▶ **What to do**:
Every line of the records below should be restated exactly.
#### Supplied records
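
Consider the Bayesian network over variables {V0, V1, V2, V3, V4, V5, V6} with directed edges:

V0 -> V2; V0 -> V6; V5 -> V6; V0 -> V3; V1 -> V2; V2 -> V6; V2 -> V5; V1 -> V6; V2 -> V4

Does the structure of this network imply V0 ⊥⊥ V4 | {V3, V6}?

No — V0 and V4 are not d-separated given {V3, V6}.

There are 4 undirected paths between V0 and V4; checking each against the conditioning set {V3, V6}:
  1. V0 → V6 ← V5 ← V2 → V4 — V6:collider[open]; V5:chain[open]; V2:fork[open] ⇒ active
  2. V0 → V6 ← V1 → V2 → V4 — V6:collider[open]; V1:fork[open]; V2:chain[open] ⇒ active
  3. V0 → V6 ← V2 → V4 — V6:collider[open]; V2:fork[open] ⇒ active
  4. V0 → V2 → V4 — V2:chain[open] ⇒ active
Since the path V0 → V6 ← V5 ← V2 → V4 is active, V0 and V4 are not d-separated given {V3, V6}.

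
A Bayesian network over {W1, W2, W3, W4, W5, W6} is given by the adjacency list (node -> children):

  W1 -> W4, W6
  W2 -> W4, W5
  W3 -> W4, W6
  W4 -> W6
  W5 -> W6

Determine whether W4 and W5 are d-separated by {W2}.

There are 4 undirected paths between W4 and W5; checking each against the conditioning set {W2}:
Path 1: W4 ← W2 → W5
  W2 is a fork here and W2 is conditioned on, so the path is blocked at W2.
Path 2: W4 ← W1 → W6 ← W5
  W6 is a collider here and neither W6 nor any of its descendants is conditioned on, so the collider stays closed — the path is blocked at W6.
Path 3: W4 → W6 ← W5
  W6 is a collider here and neither W6 nor any of its descendants is conditioned on, so the collider stays closed — the path is blocked at W6.
Path 4: W4 ← W3 → W6 ← W5
  W6 is a collider here and neither W6 nor any of its descendants is conditioned on, so the collider stays closed — the path is blocked at W6.
All paths are blocked; W4 ⊥ W5 | {W2} holds.

Yes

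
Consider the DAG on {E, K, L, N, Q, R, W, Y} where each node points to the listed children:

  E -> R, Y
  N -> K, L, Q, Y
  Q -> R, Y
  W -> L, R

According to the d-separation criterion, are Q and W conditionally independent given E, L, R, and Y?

6 paths connect Q and W; each must be blocked for d-separation to hold:
Path 1: Q ← N → L ← W
  N is a fork and N is not conditioned on; L is a collider and L is conditioned on, which opens it — no node blocks this path, so it is active.
Path 2: Q ← N → Y ← E → R ← W
  E is a fork here and E is conditioned on, so the path is blocked at E.
Path 3: Q → Y ← E → R ← W
  E is a fork here and E is conditioned on, so the path is blocked at E.
Path 4: Q → Y ← N → L ← W
  Y is a collider and Y is conditioned on, which opens it; N is a fork and N is not conditioned on; L is a collider and L is conditioned on, which opens it — no node blocks this path, so it is active.
Path 5: Q → R ← E → Y ← N → L ← W
  E is a fork here and E is conditioned on, so the path is blocked at E.
Path 6: Q → R ← W
  R is a collider and R is conditioned on, which opens it — no node blocks this path, so it is active.
Since the path Q ← N → L ← W is active, Q and W are not d-separated given {E, L, R, Y}.

No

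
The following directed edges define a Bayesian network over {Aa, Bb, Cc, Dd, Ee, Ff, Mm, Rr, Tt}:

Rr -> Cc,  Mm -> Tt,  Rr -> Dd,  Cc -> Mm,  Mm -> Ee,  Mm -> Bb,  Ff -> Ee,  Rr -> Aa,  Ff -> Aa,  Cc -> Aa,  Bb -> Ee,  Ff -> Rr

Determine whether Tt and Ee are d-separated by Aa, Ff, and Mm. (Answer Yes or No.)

Yes

We examine all 6 paths between Tt and Ee:
Path 1: Tt ← Mm ← Cc → Aa ← Rr ← Ff → Ee
  Mm is a chain here and Mm is conditioned on, so the path is blocked at Mm.
Path 2: Tt ← Mm ← Cc → Aa ← Ff → Ee
  Mm is a chain here and Mm is conditioned on, so the path is blocked at Mm.
Path 3: Tt ← Mm ← Cc ← Rr → Aa ← Ff → Ee
  Mm is a chain here and Mm is conditioned on, so the path is blocked at Mm.
Path 4: Tt ← Mm ← Cc ← Rr ← Ff → Ee
  Mm is a chain here and Mm is conditioned on, so the path is blocked at Mm.
Path 5: Tt ← Mm → Ee
  Mm is a fork here and Mm is conditioned on, so the path is blocked at Mm.
Path 6: Tt ← Mm → Bb → Ee
  Mm is a fork here and Mm is conditioned on, so the path is blocked at Mm.
Since every path is blocked, d-separation holds.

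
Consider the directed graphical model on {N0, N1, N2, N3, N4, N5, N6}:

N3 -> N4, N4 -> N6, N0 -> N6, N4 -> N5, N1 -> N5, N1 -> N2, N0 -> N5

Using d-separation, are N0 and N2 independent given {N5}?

No

Enumerating the 2 paths from N0 to N2 and testing each for blocking by {N5}:
Path 1: N0 → N5 ← N1 → N2
  N5 is a collider and N5 is conditioned on, which opens it; N1 is a fork and N1 is not conditioned on — no node blocks this path, so it is active.
Path 2: N0 → N6 ← N4 → N5 ← N1 → N2
  N6 is a collider here and neither N6 nor any of its descendants is conditioned on, so the collider stays closed — the path is blocked at N6.
Since the path N0 → N5 ← N1 → N2 is active, N0 and N2 are not d-separated given {N5}.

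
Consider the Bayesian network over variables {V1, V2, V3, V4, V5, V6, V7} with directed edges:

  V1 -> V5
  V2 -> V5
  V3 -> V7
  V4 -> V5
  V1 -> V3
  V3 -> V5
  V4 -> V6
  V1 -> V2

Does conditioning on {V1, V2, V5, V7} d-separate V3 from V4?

There are 3 undirected paths between V3 and V4; checking each against the conditioning set {V1, V2, V5, V7}:
  1. V3 ← V1 → V2 → V5 ← V4 — V1:fork[blocks]; V2:chain[blocks]; V5:collider[open] ⇒ blocked
  2. V3 ← V1 → V5 ← V4 — V1:fork[blocks]; V5:collider[open] ⇒ blocked
  3. V3 → V5 ← V4 — V5:collider[open] ⇒ active
Since the path V3 → V5 ← V4 is active, V3 and V4 are not d-separated given {V1, V2, V5, V7}.

No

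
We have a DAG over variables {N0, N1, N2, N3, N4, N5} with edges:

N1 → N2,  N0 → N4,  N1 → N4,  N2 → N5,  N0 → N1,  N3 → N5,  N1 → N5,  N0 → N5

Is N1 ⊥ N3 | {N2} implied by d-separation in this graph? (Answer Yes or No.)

Yes

There are 4 undirected paths between N1 and N3; checking each against the conditioning set {N2}:
Path 1: N1 → N2 → N5 ← N3
  N2 is a chain here and N2 is conditioned on, so the path is blocked at N2.
Path 2: N1 ← N0 → N5 ← N3
  N5 is a collider here and neither N5 nor any of its descendants is conditioned on, so the collider stays closed — the path is blocked at N5.
Path 3: N1 → N5 ← N3
  N5 is a collider here and neither N5 nor any of its descendants is conditioned on, so the collider stays closed — the path is blocked at N5.
Path 4: N1 → N4 ← N0 → N5 ← N3
  N4 is a collider here and neither N4 nor any of its descendants is conditioned on, so the collider stays closed — the path is blocked at N4.
All paths are blocked; N1 ⊥ N3 | {N2} holds.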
########
▶ **Answer section**:
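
Consider the Bayesian network over variables {V0, V1, V2, V3, V4, V5, V6} with directed edges:

V0 -> V2; V0 -> V6; V5 -> V6; V0 -> V3; V1 -> V2; V2 -> V6; V2 -> V5; V1 -> V6; V2 -> V4

Does the structure of this network imply V0 ⊥⊥ V4 | {V3, V6}?

No — V0 and V4 are not d-separated given {V3, V6}.

There are 4 undirected paths between V0 and V4; checking each against the conditioning set {V3, V6}:
  1. V0 → V6 ← V5 ← V2 → V4 — V6:collider[open]; V5:chain[open]; V2:fork[open] ⇒ active
  2. V0 → V6 ← V1 → V2 → V4 — V6:collider[open]; V1:fork[open]; V2:chain[open] ⇒ active
  3. V0 → V6 ← V2 → V4 — V6:collider[open]; V2:fork[open] ⇒ active
  4. V0 → V2 → V4 — V2:chain[open] ⇒ active
Since the path V0 → V6 ← V5 ← V2 → V4 is active, V0 and V4 are not d-separated given {V3, V6}.

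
A Bayesian network over {W1, W2, W3, W4, W5, W6} is given by the adjacency list (node -> children):

  W1 -> W4, W6
  W2 -> W4, W5
  W3 -> W4, W6
  W4 -> W6
  W5 -> W6

Determine whether W4 and W5 are d-separated by {W2}.

There are 4 undirected paths between W4 and W5; checking each against the conditioning set {W2}:
Path 1: W4 ← W2 → W5
  W2 is a fork here and W2 is conditioned on, so the path is blocked at W2.
Path 2: W4 ← W1 → W6 ← W5
  W6 is a collider here and neither W6 nor any of its descendants is conditioned on, so the collider stays closed — the path is blocked at W6.
Path 3: W4 → W6 ← W5
  W6 is a collider here and neither W6 nor any of its descendants is conditioned on, so the collider stays closed — the path is blocked at W6.
Path 4: W4 ← W3 → W6 ← W5
  W6 is a collider here and neither W6 nor any of its descendants is conditioned on, so the collider stays closed — the path is blocked at W6.
All paths are blocked; W4 ⊥ W5 | {W2} holds.

Yes

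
Consider the DAG on {E, K, L, N, Q, R, W, Y} where each node points to the listed children:

  E -> R, Y
  N -> K, L, Q, Y
  Q -> R, Y
  W -> L, R

According to the d-separation criterion, are Q and W conditionally independent given E, L, R, and Y?

6 paths connect Q and W; each must be blocked for d-separation to hold:
Path 1: Q ← N → L ← W
  N is a fork and N is not conditioned on; L is a collider and L is conditioned on, which opens it — no node blocks this path, so it is active.
Path 2: Q ← N → Y ← E → R ← W
  E is a fork here and E is conditioned on, so the path is blocked at E.
Path 3: Q → Y ← E → R ← W
  E is a fork here and E is conditioned on, so the path is blocked at E.
Path 4: Q → Y ← N → L ← W
  Y is a collider and Y is conditioned on, which opens it; N is a fork and N is not conditioned on; L is a collider and L is conditioned on, which opens it — no node blocks this path, so it is active.
Path 5: Q → R ← E → Y ← N → L ← W
  E is a fork here and E is conditioned on, so the path is blocked at E.
Path 6: Q → R ← W
  R is a collider and R is conditioned on, which opens it — no node blocks this path, so it is active.
Since the path Q ← N → L ← W is active, Q and W are not d-separated given {E, L, R, Y}.

No

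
The following directed edges define a Bayesian network over {Aa, Bb, Cc, Dd, Ee, Ff, Mm, Rr, Tt}:

Rr -> Cc,  Mm -> Tt,  Rr -> Dd,  Cc -> Mm,  Mm -> Ee,  Mm -> Bb,  Ff -> Ee,  Rr -> Aa,  Ff -> Aa,  Cc -> Aa,  Bb -> Ee,  Ff -> Rr

Determine whether Tt and Ee are d-separated by Aa, Ff, and Mm. (Answer Yes or No.)

Yes

We examine all 6 paths between Tt and Ee:
Path 1: Tt ← Mm ← Cc → Aa ← Rr ← Ff → Ee
  Mm is a chain here and Mm is conditioned on, so the path is blocked at Mm.
Path 2: Tt ← Mm ← Cc → Aa ← Ff → Ee
  Mm is a chain here and Mm is conditioned on, so the path is blocked at Mm.
Path 3: Tt ← Mm ← Cc ← Rr → Aa ← Ff → Ee
  Mm is a chain here and Mm is conditioned on, so the path is blocked at Mm.
Path 4: Tt ← Mm ← Cc ← Rr ← Ff → Ee
  Mm is a chain here and Mm is conditioned on, so the path is blocked at Mm.
Path 5: Tt ← Mm → Ee
  Mm is a fork here and Mm is conditioned on, so the path is blocked at Mm.
Path 6: Tt ← Mm → Bb → Ee
  Mm is a fork here and Mm is conditioned on, so the path is blocked at Mm.
Since every path is blocked, d-separation holds.

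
Consider the directed graphical model on {N0, N1, N2, N3, N4, N5, N6}:

N3 -> N4, N4 -> N6, N0 -> N6, N4 -> N5, N1 -> N5, N1 -> N2, N0 -> N5

Using d-separation, are N0 and N2 independent given {N5}?

No

Enumerating the 2 paths from N0 to N2 and testing each for blocking by {N5}:
Path 1: N0 → N5 ← N1 → N2
  N5 is a collider and N5 is conditioned on, which opens it; N1 is a fork and N1 is not conditioned on — no node blocks this path, so it is active.
Path 2: N0 → N6 ← N4 → N5 ← N1 → N2
  N6 is a collider here and neither N6 nor any of its descendants is conditioned on, so the collider stays closed — the path is blocked at N6.
Since the path N0 → N5 ← N1 → N2 is active, N0 and N2 are not d-separated given {N5}.

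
Consider the Bayesian network over variables {V1, V2, V3, V4, V5, V6, V7} with directed edges:

  V1 -> V5
  V2 -> V5
  V3 -> V7
  V4 -> V5
  V1 -> V3
  V3 -> V5
  V4 -> V6
  V1 -> V2

Does conditioning on {V1, V2, V5, V7} d-separate V3 from V4?

There are 3 undirected paths between V3 and V4; checking each against the conditioning set {V1, V2, V5, V7}:
  1. V3 ← V1 → V2 → V5 ← V4 — V1:fork[blocks]; V2:chain[blocks]; V5:collider[open] ⇒ blocked
  2. V3 ← V1 → V5 ← V4 — V1:fork[blocks]; V5:collider[open] ⇒ blocked
  3. V3 → V5 ← V4 — V5:collider[open] ⇒ active
Since the path V3 → V5 ← V4 is active, V3 and V4 are not d-separated given {V1, V2, V5, V7}.

No

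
We have a DAG over variables {N0, N1, N2, N3, N4, N5} with edges:

N1 → N2,  N0 → N4,  N1 → N4,  N2 → N5,  N0 → N1,  N3 → N5,  N1 → N5,  N0 → N5

Is N1 ⊥ N3 | {N2} implied by d-separation in this graph? (Answer Yes or No.)

Yes

There are 4 undirected paths between N1 and N3; checking each against the conditioning set {N2}:
Path 1: N1 → N2 → N5 ← N3
  N2 is a chain here and N2 is conditioned on, so the path is blocked at N2.
Path 2: N1 ← N0 → N5 ← N3
  N5 is a collider here and neither N5 nor any of its descendants is conditioned on, so the collider stays closed — the path is blocked at N5.
Path 3: N1 → N5 ← N3
  N5 is a collider here and neither N5 nor any of its descendants is conditioned on, so the collider stays closed — the path is blocked at N5.
Path 4: N1 → N4 ← N0 → N5 ← N3
  N4 is a collider here and neither N4 nor any of its descendants is conditioned on, so the collider stays closed — the path is blocked at N4.
All paths are blocked; N1 ⊥ N3 | {N2} holds.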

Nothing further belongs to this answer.